Task goal: Only the last stretch of the records is wanted: restate word for word the line with "Calculate the total" and every line after it.

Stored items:
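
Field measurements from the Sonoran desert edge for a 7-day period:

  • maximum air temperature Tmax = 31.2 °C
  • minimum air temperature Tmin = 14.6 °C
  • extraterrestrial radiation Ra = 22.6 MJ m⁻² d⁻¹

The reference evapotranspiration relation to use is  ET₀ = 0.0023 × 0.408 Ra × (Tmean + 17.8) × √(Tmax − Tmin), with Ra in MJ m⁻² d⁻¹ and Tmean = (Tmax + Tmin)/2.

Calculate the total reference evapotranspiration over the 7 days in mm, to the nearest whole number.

25 mm

Tmean = (31.2 + 14.6)/2 = 22.90 °C
0.408 Ra = 0.408 × 22.6 = 9.2208 mm/d equivalent
ET₀ = 0.0023 × 9.2208 × (22.90 + 17.8) × √16.6 = 0.0023 × 9.2208 × 40.70 × 4.0743 = 3.5168 mm/d
Over 7 days: 3.5168 × 7 = 24.618 mm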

Task answer:
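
Calculate the total reference evapotranspiration over the 7 days in mm, to the nearest whole number.

25 mm

Tmean = (31.2 + 14.6)/2 = 22.90 °C
0.408 Ra = 0.408 × 22.6 = 9.2208 mm/d equivalent
ET₀ = 0.0023 × 9.2208 × (22.90 + 17.8) × √16.6 = 0.0023 × 9.2208 × 40.70 × 4.0743 = 3.5168 mm/d
Over 7 days: 3.5168 × 7 = 24.618 mm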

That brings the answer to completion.